- WHAT YOU WILL DO
Your answer must consist of every line from the data below that includes the word "compressors".

(Stored data entries)
----

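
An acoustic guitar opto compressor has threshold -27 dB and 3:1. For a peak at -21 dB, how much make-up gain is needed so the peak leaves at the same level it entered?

4 dB

Overshoot 6 dB → 6/3 = 2 dB after compression, so the compressed level is -27 + 2 = -25 dB.
Make-up = target − compressed = -21 − (-25) = 4 dB.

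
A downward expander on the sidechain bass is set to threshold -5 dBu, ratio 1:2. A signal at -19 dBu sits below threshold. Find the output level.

-33 dBu

Below threshold, a 1:2 expander applies gain = (2−1)×(T − x) of attenuation.
(2−1) × 14 = 14 dB, so output = -19 − 14 = -33 dBu.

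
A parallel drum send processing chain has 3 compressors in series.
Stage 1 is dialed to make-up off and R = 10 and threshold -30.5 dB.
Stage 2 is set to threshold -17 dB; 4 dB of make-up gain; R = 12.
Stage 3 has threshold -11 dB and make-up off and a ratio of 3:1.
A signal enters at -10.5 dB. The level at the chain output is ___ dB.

-24.5 dB

Stage 1: 20 dB above -30.5 dB, reduced 10:1 to 2 dB above → -28.5 dB.
Stage 2: -28.5 dB is at or below the -17 dB threshold — no compression; make-up brings it to -24.5 dB.
Stage 3: -24.5 dB is at or below the -11 dB threshold — no compression; output -24.5 dB.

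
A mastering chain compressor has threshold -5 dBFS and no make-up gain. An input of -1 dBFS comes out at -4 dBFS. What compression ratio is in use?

Input overshoot = -1 − (-5) = 4 dB; output overshoot = -4 − (-5) = 1 dB.
Ratio = 4 / 1 = 4.

4:1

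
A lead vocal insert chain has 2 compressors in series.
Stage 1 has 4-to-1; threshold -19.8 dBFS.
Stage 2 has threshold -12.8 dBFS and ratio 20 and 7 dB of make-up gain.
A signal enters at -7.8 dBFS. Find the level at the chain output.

Stage 1: overshoot 12 dB → 12/4 = 3 dB → -16.8 dBFS.
Stage 2: -16.8 dBFS ≤ -12.8 dBFS, so stage 2 doesn't engage; make-up brings it to -9.8 dBFS.

-9.8 dBFS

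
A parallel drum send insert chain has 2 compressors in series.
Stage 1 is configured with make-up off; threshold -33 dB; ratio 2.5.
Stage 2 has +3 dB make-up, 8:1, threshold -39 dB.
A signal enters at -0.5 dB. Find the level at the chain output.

Stage 1: 32.5 dB above -33 dB, reduced 2.5:1 to 13 dB above → -20 dB.
Stage 2: 19 dB above -39 dB, reduced 8:1 to 2.375 dB above → -36.625 dB; +3 dB make-up → -33.625 dB.

-33.625 dB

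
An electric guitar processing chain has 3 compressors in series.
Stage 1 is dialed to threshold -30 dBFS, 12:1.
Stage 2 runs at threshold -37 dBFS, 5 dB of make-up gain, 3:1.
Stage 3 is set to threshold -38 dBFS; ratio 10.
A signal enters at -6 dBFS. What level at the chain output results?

Stage 1: -6 dBFS is 24 dB over -30 dBFS; at 12:1 that becomes 2 dB over, giving -28 dBFS.
Stage 2: -28 dBFS is 9 dB over -37 dBFS; at 3:1 that becomes 3 dB over, giving -34 dBFS; +5 dB make-up → -29 dBFS.
Stage 3: overshoot 9 dB → 9/10 = 0.9 dB → -37.1 dBFS.

-37.1 dBFS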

----

- FINAL ANSWER
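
A parallel drum send processing chain has 3 compressors in series.
A lead vocal insert chain has 2 compressors in series.
A parallel drum send insert chain has 2 compressors in series.
An electric guitar processing chain has 3 compressors in series.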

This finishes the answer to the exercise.